Exercise aim - Look through the material below and copy exactly the lines from the line with "A pollster tests whether support for a ballot measure exceeds" to the line with "13 or more.", those two lines included.

Task inputs -
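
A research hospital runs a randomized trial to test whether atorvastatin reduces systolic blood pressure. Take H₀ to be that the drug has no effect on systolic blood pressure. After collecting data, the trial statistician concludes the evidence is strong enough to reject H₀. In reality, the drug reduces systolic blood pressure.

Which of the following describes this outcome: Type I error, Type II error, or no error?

Neither — the decision is correct.

The test rejected a false H₀ — the decision matches the true state.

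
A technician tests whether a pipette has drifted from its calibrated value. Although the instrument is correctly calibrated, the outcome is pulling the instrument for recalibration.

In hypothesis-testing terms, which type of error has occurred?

The null hypothesis here is that the instrument is correctly calibrated.
'Pulling the instrument for recalibration' corresponds to rejecting H₀.
H₀ was rejected but H₀ is true — a Type I error (false positive).

Type I error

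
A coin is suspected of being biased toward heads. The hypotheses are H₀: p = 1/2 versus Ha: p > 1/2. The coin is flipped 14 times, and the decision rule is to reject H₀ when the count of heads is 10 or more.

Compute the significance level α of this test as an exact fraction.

α = P(reject H₀ | H₀ true) = P(Y ≥ 10 | p = 1/2), with Y ~ Binomial(14, 1/2).
Summing the upper tail: (1001 + 364 + 91 + 14 + 1) / 2^14 = 1471/16384.

1471/16384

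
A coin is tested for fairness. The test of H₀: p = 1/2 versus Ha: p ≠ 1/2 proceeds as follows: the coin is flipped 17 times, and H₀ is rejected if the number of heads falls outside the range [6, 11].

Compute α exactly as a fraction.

Under H₀, K ~ Binomial(17, 1/2); α is the probability of landing in either tail, P(K ≤ 5) + P(K ≥ 12).
The two tails are symmetric, so α = 2·(1 + 17 + 136 + 680 + 2380 + 6188)/2^17 = 18804/131072 = 4701/32768.

4701/32768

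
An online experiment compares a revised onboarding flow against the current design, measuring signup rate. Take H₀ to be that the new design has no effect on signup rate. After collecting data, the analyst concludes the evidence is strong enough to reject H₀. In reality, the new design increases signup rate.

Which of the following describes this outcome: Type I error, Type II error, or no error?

No error — this is a correct decision.

The test rejected a false H₀ — the decision matches the true state.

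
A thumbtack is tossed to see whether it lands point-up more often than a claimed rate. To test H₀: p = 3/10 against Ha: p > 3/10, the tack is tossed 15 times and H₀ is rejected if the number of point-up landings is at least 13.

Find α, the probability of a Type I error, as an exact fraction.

Under H₀, K ~ Binomial(15, 3/10), and α = P(K ≥ 13).
P(K ≥ 13) = Σ_{j=13}^{15} C(15,j)·(3/10)^j·(7/10)^{15-j} = 8719352487/1000000000000000.

8719352487/1000000000000000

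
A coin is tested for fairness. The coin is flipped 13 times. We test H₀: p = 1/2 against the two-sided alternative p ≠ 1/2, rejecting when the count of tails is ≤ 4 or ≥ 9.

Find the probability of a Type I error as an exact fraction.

α = P(K ≤ 4 or K ≥ 9 | p = 1/2), K ~ Binomial(13, 1/2).
By symmetry, α = 2·P(K ≤ 4) = 2·(1 + 13 + 78 + 286 + 715)/8192 = 2186/8192 = 1093/4096.

1093/4096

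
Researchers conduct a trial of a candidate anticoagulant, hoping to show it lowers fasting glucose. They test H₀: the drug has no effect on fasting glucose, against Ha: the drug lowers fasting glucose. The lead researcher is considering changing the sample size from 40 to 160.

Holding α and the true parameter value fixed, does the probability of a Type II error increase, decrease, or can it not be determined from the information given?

A larger sample reduces the standard error, pulling the sampling distribution under Ha further from the non-rejection region.

It decreases.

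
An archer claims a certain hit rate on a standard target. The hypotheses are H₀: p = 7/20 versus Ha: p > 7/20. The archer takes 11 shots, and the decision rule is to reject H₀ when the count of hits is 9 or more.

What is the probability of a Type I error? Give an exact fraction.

α = P(reject H₀ | H₀ true) = P(K ≥ 9 | p = 7/20), with K ~ Binomial(11, 7/20).
P(K ≥ 9) = Σ_{j=9}^{11} C(11,j)·(7/20)^j·(13/20)^{11-j} = 83491612883/40960000000000.

83491612883/40960000000000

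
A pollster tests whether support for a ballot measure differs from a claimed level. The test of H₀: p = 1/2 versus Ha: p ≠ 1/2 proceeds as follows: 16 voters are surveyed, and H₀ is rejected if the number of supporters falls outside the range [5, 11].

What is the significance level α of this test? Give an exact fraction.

2517/32768

Under H₀, S ~ Binomial(16, 1/2); α is the probability of landing in either tail, P(S ≤ 4) + P(S ≥ 12).
By symmetry, α = 2·P(S ≤ 4) = 2·(1 + 16 + 120 + 560 + 1820)/65536 = 5034/65536 = 2517/32768.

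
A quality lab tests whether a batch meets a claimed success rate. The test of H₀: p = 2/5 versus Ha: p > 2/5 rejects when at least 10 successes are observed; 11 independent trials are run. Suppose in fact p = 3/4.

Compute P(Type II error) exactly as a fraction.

1683809/2097152

Under the alternative p = 3/4, S ~ Binomial(11, 3/4); β is the probability the test does not reject, P(S < 10).
Summing C(11,j)·(3/4)^j·(1/4)^{11-j} for j = 0..9 gives 1683809/2097152.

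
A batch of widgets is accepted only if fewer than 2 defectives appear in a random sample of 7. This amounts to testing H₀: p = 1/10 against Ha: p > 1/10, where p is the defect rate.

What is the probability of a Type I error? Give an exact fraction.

93559/625000

Under H₀, X ~ Binomial(7, 1/10); the Type I error rate is P(X ≥ 2).
Via the complement, α = 1 − Σ_{j=0}^{1} C(7,j)(1/10)^j(9/10)^{7-j} = 93559/625000.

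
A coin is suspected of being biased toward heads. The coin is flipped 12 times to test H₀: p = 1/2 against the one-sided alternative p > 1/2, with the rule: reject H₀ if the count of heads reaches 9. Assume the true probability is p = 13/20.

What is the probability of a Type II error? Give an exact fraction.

β = P(fail to reject H₀ | Ha true) = P(K ≤ 8 | p = 13/20), K ~ Binomial(12, 13/20).
Equivalently, β = 1 − P(K ≥ 9) = 535222111290433/819200000000000.

535222111290433/819200000000000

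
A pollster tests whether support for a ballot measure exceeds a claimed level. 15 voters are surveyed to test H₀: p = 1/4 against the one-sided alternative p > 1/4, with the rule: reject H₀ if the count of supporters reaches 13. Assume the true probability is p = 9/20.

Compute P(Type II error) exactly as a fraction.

32731725032763916841/32768000000000000000

Under the alternative p = 9/20, K ~ Binomial(15, 9/20); β is the probability the test does not reject, P(K < 13).
Equivalently, β = 1 − P(K ≥ 13) = 32731725032763916841/32768000000000000000.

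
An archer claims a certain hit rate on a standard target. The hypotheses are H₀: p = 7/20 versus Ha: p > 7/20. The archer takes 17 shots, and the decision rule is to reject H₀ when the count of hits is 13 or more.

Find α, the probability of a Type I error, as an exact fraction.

α = P(reject H₀ | H₀ true) = P(K ≥ 13 | p = 7/20), with K ~ Binomial(17, 7/20).
Adding the binomial terms for j = 13 through 17 with p = 7/20 yields 192899528156639731/327680000000000000000.

192899528156639731/327680000000000000000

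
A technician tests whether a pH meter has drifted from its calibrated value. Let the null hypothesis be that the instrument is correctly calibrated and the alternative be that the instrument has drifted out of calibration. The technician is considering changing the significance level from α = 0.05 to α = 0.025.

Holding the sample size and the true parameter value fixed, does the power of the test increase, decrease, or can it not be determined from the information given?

It decreases.

Lowering α raises the bar for rejection; under Ha, the test now fails to reject on outcomes it previously would have rejected.
Since power = 1 − β and β increases, power decreases.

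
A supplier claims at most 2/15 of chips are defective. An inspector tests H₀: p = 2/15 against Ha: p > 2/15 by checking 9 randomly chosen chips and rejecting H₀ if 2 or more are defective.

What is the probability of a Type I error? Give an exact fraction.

Under H₀, X ~ Binomial(9, 2/15); the Type I error rate is P(X ≥ 2).
α = 1 − P(X ≤ 1) = 1 − 25287652351/38443359375 = 13155707024/38443359375.

13155707024/38443359375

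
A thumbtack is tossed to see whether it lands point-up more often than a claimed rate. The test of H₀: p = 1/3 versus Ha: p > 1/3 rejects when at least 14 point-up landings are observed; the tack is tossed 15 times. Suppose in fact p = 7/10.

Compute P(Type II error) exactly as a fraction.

β = P(fail to reject H₀ | Ha true) = P(X ≤ 13 | p = 7/10), X ~ Binomial(15, 7/10).
Adding the binomial probabilities P(X=0)+…+P(X=13) at p = 7/10 gives 241183100052963/250000000000000.

241183100052963/250000000000000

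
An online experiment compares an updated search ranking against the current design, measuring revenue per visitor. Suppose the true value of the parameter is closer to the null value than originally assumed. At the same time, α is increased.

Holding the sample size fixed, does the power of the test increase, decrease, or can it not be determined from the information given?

The first change alone would make β increase; the second alone would make β decrease. Which effect dominates depends on the magnitudes, which are not given.
Since power = 1 − β, the effect on power is likewise indeterminate.

Cannot be determined from the information given.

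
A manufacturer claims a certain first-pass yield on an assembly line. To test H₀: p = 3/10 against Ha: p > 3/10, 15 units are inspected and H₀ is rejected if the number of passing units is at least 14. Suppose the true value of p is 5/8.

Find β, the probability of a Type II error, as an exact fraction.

A Type II error is failing to reject when Ha holds: with p = 5/8, β = P(Y ≤ 13).
Equivalently, β = 1 − P(Y ≥ 14) = 17439598153791/17592186044416.

17439598153791/17592186044416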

Solution for this problem -
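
A pollster tests whether support for a ballot measure exceeds a claimed level. 15 voters are surveyed to test H₀: p = 1/4 against the one-sided alternative p > 1/4, with the rule: reject H₀ if the count of supporters reaches 13. Assume the true probability is p = 9/20.

Compute P(Type II error) exactly as a fraction.

32731725032763916841/32768000000000000000

Under the alternative p = 9/20, K ~ Binomial(15, 9/20); β is the probability the test does not reject, P(K < 13).
Equivalently, β = 1 − P(K ≥ 13) = 32731725032763916841/32768000000000000000.

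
An archer claims a certain hit rate on a standard target. The hypotheses are H₀: p = 7/20 versus Ha: p > 7/20. The archer takes 17 shots, and the decision rule is to reject H₀ when the count of hits is 13 or more.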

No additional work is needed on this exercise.